* **EXERCISE OBJECTIVE**: For the data below, count the lines that have the string "Function" and state that number by itself.

* **INPUT**:
[Start of section]

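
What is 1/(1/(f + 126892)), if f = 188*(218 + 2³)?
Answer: 169380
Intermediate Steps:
f = 42488 (f = 188*(218 + 8) = 188*226 = 42488)
1/(1/(f + 126892)) = 1/(1/(42488 + 126892)) = 1/(1/169380) = 169380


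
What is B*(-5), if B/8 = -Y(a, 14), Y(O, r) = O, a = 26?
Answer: 1040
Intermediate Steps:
B = -208 (B = 8*(-1*26) = 8*(-26) = -208)
B*(-5) = -208*(-5) = 1040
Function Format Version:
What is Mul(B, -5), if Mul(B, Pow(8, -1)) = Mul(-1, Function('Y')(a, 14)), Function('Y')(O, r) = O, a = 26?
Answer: 1040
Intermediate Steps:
B = -208 (B = Mul(8, Mul(-1, 26)) = Mul(8, -26) = -208)
Mul(B, -5) = Mul(-208, -5) = 1040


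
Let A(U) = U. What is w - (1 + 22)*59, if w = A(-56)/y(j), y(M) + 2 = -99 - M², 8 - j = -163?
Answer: -19908519/14671 ≈ -1357.0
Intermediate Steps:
j = 171 (j = 8 - 1*(-163) = 8 + 163 = 171)
y(M) = -101 - M² (y(M) = -2 + (-99 - M²) = -101 - M²)
w = 28/14671 (w = -56/(-101 - 1*171²) = -56/(-101 - 1*29241) = -56/(-101 - 29241) = -56/(-29342) = -56*(-1/29342) = 28/14671 ≈ 0.0019085)
w - (1 + 22)*59 = 28/14671 - (1 + 22)*59 = 28/14671 - 23*59 = 28/14671 - 1*1357 = 28/14671 - 1357 = -19908519/14671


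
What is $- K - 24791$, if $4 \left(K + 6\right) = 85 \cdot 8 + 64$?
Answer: $-24971$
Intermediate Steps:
$K = 180$ ($K = -6 + \frac{85 \cdot 8 + 64}{4} = -6 + \frac{680 + 64}{4} = -6 + \frac{1}{4} \cdot 744 = -6 + 186 = 180$)
$- K - 24791 = \left(-1\right) 180 - 24791 = -180 - 24791 = -24971$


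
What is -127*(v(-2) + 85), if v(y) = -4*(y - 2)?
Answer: -12827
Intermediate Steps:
v(y) = 8 - 4*y (v(y) = -4*(-2 + y) = 8 - 4*y)
-127*(v(-2) + 85) = -127*((8 - 4*(-2)) + 85) = -127*((8 + 8) + 85) = -127*(16 + 85) = -127*101 = -12827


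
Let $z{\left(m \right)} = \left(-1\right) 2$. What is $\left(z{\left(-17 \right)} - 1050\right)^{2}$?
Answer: $1106704$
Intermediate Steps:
$z{\left(m \right)} = -2$
$\left(z{\left(-17 \right)} - 1050\right)^{2} = \left(-2 - 1050\right)^{2} = \left(-1052\right)^{2} = 1106704$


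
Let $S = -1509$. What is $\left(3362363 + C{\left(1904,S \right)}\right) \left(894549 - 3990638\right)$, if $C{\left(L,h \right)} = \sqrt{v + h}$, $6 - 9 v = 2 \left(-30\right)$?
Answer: $-10410175098307 - \frac{3096089 i \sqrt{13515}}{3} \approx -1.041 \cdot 10^{13} - 1.1998 \cdot 10^{8} i$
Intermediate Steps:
$v = \frac{22}{3}$ ($v = \frac{2}{3} - \frac{2 \left(-30\right)}{9} = \frac{2}{3} - - \frac{20}{3} = \frac{2}{3} + \frac{20}{3} = \frac{22}{3} \approx 7.3333$)
$C{\left(L,h \right)} = \sqrt{\frac{22}{3} + h}$
$\left(3362363 + C{\left(1904,S \right)}\right) \left(894549 - 3990638\right) = \left(3362363 + \frac{\sqrt{66 + 9 \left(-1509\right)}}{3}\right) \left(894549 - 3990638\right) = \left(3362363 + \frac{\sqrt{66 - 13581}}{3}\right) \left(-3096089\right) = \left(3362363 + \frac{\sqrt{-13515}}{3}\right) \left(-3096089\right) = \left(3362363 + \frac{i \sqrt{13515}}{3}\right) \left(-3096089\right) = -10410175098307 - \frac{3096089 i \sqrt{13515}}{3}$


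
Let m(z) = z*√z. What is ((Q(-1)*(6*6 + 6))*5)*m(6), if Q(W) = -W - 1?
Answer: 0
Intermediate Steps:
m(z) = z^(3/2)
Q(W) = -1 - W
((Q(-1)*(6*6 + 6))*5)*m(6) = (((-1 - 1*(-1))*(6*6 + 6))*5)*6^(3/2) = (((-1 + 1)*(36 + 6))*5)*(6*√6) = ((0*42)*5)*(6*√6) = (0*5)*(6*√6) = 0*(6*√6) = 0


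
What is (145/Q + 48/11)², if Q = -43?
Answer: 219961/223729 ≈ 0.98316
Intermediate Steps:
(145/Q + 48/11)² = (145/(-43) + 48/11)² = (145*(-1/43) + 48*(1/11))² = (-145/43 + 48/11)² = (469/473)² = 219961/223729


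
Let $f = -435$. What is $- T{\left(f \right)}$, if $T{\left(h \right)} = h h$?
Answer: $-189225$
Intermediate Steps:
$T{\left(h \right)} = h^{2}$
$- T{\left(f \right)} = - \left(-435\right)^{2} = \left(-1\right) 189225 = -189225$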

[End of section]

* **RESPONSE TO THIS EXERCISE**: 2